Saved entries
────────

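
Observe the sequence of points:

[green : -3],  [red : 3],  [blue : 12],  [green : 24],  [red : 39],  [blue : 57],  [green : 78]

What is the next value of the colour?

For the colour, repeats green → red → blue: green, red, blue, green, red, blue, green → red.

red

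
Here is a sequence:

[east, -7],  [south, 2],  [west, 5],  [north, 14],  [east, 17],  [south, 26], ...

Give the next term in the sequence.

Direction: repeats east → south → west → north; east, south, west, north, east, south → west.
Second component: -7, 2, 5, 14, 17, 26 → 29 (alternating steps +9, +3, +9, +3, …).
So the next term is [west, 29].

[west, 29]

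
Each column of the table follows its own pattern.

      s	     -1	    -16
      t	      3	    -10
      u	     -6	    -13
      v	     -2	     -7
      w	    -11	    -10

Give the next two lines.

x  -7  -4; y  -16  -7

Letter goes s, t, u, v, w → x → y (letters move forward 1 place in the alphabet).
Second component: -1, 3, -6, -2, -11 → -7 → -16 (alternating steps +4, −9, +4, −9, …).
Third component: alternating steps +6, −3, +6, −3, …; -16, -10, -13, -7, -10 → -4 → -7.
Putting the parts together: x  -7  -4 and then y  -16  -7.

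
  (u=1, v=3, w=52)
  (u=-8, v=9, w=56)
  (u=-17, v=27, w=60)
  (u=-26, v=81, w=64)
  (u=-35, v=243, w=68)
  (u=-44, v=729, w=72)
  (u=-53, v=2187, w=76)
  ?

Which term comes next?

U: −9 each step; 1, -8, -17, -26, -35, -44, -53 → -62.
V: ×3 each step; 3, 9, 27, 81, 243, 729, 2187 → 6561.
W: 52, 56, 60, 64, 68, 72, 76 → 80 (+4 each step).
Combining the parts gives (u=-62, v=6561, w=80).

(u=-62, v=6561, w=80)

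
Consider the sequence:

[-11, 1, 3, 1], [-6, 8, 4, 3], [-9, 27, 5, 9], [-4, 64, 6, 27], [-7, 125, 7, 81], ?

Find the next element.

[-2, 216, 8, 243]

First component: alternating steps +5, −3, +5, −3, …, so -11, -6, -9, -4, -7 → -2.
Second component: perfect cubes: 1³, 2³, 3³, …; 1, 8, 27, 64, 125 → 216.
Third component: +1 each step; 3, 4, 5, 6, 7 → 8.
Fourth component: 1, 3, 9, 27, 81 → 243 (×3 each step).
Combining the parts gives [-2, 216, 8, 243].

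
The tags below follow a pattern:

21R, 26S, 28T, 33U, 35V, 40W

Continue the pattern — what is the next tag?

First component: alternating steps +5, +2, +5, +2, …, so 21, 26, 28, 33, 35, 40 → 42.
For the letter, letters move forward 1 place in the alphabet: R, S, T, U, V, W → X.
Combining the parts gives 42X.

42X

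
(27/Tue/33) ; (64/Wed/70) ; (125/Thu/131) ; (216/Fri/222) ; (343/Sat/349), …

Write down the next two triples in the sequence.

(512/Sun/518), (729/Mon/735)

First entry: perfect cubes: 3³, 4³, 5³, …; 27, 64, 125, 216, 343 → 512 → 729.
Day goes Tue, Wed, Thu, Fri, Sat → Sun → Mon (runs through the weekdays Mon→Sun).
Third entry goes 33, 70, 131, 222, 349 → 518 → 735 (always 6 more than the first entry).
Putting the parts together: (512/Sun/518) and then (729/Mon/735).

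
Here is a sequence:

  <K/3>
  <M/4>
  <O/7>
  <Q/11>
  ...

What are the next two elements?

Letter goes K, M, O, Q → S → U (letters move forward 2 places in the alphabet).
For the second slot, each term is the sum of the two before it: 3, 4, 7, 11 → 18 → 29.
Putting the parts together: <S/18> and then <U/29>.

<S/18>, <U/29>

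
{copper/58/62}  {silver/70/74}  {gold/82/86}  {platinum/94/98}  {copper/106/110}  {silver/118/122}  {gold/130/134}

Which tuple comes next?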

────────

◆ EXERCISE INSTRUCTIONS: Output the records exactly.

◆ YOUR SOLUTION:
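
Observe the sequence of points:

[green : -3],  [red : 3],  [blue : 12],  [green : 24],  [red : 39],  [blue : 57],  [green : 78]

What is the next value of the colour?

For the colour, repeats green → red → blue: green, red, blue, green, red, blue, green → red.

red

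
Here is a sequence:

[east, -7],  [south, 2],  [west, 5],  [north, 14],  [east, 17],  [south, 26], ...

Give the next term in the sequence.

Direction: repeats east → south → west → north; east, south, west, north, east, south → west.
Second component: -7, 2, 5, 14, 17, 26 → 29 (alternating steps +9, +3, +9, +3, …).
So the next term is [west, 29].

[west, 29]

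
Each column of the table follows its own pattern.

      s	     -1	    -16
      t	      3	    -10
      u	     -6	    -13
      v	     -2	     -7
      w	    -11	    -10

Give the next two lines.

x  -7  -4; y  -16  -7

Letter goes s, t, u, v, w → x → y (letters move forward 1 place in the alphabet).
Second component: -1, 3, -6, -2, -11 → -7 → -16 (alternating steps +4, −9, +4, −9, …).
Third component: alternating steps +6, −3, +6, −3, …; -16, -10, -13, -7, -10 → -4 → -7.
Putting the parts together: x  -7  -4 and then y  -16  -7.

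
  (u=1, v=3, w=52)
  (u=-8, v=9, w=56)
  (u=-17, v=27, w=60)
  (u=-26, v=81, w=64)
  (u=-35, v=243, w=68)
  (u=-44, v=729, w=72)
  (u=-53, v=2187, w=76)
  ?

Which term comes next?

U: −9 each step; 1, -8, -17, -26, -35, -44, -53 → -62.
V: ×3 each step; 3, 9, 27, 81, 243, 729, 2187 → 6561.
W: 52, 56, 60, 64, 68, 72, 76 → 80 (+4 each step).
Combining the parts gives (u=-62, v=6561, w=80).

(u=-62, v=6561, w=80)

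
Consider the sequence:

[-11, 1, 3, 1], [-6, 8, 4, 3], [-9, 27, 5, 9], [-4, 64, 6, 27], [-7, 125, 7, 81], ?

Find the next element.

[-2, 216, 8, 243]

First component: alternating steps +5, −3, +5, −3, …, so -11, -6, -9, -4, -7 → -2.
Second component: perfect cubes: 1³, 2³, 3³, …; 1, 8, 27, 64, 125 → 216.
Third component: +1 each step; 3, 4, 5, 6, 7 → 8.
Fourth component: 1, 3, 9, 27, 81 → 243 (×3 each step).
Combining the parts gives [-2, 216, 8, 243].

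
The tags below follow a pattern:

21R, 26S, 28T, 33U, 35V, 40W

Continue the pattern — what is the next tag?

First component: alternating steps +5, +2, +5, +2, …, so 21, 26, 28, 33, 35, 40 → 42.
For the letter, letters move forward 1 place in the alphabet: R, S, T, U, V, W → X.
Combining the parts gives 42X.

42X

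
(27/Tue/33) ; (64/Wed/70) ; (125/Thu/131) ; (216/Fri/222) ; (343/Sat/349), …

Write down the next two triples in the sequence.

(512/Sun/518), (729/Mon/735)

First entry: perfect cubes: 3³, 4³, 5³, …; 27, 64, 125, 216, 343 → 512 → 729.
Day goes Tue, Wed, Thu, Fri, Sat → Sun → Mon (runs through the weekdays Mon→Sun).
Third entry goes 33, 70, 131, 222, 349 → 518 → 735 (always 6 more than the first entry).
Putting the parts together: (512/Sun/518) and then (729/Mon/735).

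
Here is a sequence:

  <K/3>
  <M/4>
  <O/7>
  <Q/11>
  ...

What are the next two elements?

Letter goes K, M, O, Q → S → U (letters move forward 2 places in the alphabet).
For the second slot, each term is the sum of the two before it: 3, 4, 7, 11 → 18 → 29.
Putting the parts together: <S/18> and then <U/29>.

<S/18>, <U/29>

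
{copper/58/62}  {silver/70/74}  {gold/82/86}  {platinum/94/98}  {copper/106/110}  {silver/118/122}  {gold/130/134}

Which tuple comes next?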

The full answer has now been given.